[Exercise objective]: Set down exactly the lines below, starting at the one that contains "A game developer" and ending at the one that contains "A quadrilateral has", with both of those lines included and nothing else.
══════
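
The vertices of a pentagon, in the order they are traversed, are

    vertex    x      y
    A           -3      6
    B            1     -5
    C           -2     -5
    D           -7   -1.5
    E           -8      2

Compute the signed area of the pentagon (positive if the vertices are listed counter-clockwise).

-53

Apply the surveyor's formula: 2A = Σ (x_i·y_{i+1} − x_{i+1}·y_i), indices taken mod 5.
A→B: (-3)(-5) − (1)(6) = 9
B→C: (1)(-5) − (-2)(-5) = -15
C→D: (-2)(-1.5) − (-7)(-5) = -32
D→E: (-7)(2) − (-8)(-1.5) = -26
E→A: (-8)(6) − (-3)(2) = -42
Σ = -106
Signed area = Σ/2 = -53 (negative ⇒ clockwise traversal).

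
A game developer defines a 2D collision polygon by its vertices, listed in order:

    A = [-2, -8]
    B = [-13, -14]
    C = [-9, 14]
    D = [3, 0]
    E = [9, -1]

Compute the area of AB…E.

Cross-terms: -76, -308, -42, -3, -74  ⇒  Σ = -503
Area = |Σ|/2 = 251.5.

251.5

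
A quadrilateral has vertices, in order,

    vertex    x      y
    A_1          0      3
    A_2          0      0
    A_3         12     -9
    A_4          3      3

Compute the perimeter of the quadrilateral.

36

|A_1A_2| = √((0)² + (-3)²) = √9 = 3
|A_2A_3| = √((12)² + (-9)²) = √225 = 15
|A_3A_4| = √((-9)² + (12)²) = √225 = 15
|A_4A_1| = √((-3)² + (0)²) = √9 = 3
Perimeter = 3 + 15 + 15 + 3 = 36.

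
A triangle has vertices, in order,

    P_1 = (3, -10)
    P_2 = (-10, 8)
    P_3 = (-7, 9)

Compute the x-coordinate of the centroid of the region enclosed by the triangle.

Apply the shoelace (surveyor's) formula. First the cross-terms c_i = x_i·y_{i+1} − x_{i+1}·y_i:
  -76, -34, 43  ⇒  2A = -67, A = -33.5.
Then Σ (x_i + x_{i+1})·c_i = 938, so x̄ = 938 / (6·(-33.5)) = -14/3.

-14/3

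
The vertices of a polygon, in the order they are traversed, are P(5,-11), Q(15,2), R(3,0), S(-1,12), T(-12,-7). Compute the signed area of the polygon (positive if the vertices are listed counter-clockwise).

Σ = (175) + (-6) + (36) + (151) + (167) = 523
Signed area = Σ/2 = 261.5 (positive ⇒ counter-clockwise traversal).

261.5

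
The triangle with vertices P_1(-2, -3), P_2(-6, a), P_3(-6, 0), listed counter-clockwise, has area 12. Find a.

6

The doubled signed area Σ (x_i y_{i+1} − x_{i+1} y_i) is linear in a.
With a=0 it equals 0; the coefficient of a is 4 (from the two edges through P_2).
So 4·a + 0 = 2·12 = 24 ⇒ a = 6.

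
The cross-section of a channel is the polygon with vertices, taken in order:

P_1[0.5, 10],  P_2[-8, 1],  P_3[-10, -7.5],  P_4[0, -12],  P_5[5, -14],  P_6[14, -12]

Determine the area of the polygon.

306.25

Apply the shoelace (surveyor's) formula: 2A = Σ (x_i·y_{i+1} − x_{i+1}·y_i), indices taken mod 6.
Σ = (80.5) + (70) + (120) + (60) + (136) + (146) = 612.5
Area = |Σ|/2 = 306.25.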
══════
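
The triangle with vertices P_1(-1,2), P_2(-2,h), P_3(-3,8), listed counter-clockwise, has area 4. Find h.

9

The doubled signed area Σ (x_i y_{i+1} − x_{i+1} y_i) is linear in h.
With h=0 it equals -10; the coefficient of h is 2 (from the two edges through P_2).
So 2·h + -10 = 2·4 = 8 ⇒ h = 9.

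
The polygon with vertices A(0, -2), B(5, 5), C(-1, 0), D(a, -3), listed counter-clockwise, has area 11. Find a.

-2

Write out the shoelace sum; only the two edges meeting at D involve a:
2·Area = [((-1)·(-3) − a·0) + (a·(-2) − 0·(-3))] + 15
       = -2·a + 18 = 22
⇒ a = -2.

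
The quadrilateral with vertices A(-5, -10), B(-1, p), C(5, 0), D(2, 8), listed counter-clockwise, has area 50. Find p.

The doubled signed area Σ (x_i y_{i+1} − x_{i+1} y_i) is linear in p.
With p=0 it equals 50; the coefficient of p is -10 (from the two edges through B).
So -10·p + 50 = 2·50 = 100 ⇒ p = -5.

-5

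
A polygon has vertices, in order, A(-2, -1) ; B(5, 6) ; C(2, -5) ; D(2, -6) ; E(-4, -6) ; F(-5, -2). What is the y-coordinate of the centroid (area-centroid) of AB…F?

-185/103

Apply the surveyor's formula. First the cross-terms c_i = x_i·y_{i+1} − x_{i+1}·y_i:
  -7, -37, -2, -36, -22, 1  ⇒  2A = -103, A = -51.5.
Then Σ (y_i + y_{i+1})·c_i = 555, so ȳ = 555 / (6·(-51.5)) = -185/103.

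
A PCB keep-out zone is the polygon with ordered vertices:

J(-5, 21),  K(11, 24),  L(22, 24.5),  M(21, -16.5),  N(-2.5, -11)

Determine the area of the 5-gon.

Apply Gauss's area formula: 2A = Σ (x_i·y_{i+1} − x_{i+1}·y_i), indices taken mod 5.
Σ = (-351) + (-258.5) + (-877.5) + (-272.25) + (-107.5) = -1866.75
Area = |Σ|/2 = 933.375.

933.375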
══════
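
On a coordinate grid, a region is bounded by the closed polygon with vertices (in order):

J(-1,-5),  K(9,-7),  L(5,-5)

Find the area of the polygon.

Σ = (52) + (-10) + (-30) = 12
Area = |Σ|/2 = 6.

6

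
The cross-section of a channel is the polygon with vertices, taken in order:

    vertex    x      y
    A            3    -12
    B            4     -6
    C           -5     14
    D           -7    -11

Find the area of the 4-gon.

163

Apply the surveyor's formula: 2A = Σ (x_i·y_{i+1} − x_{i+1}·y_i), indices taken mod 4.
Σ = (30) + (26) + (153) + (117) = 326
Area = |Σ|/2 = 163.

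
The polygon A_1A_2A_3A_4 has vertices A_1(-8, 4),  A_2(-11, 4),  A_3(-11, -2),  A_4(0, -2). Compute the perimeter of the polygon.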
══════
[Final answer]:
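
A game developer defines a 2D collision polygon by its vertices, listed in order:

    A = [-2, -8]
    B = [-13, -14]
    C = [-9, 14]
    D = [3, 0]
    E = [9, -1]

Compute the area of AB…E.

Cross-terms: -76, -308, -42, -3, -74  ⇒  Σ = -503
Area = |Σ|/2 = 251.5.

251.5

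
A quadrilateral has vertices, in order,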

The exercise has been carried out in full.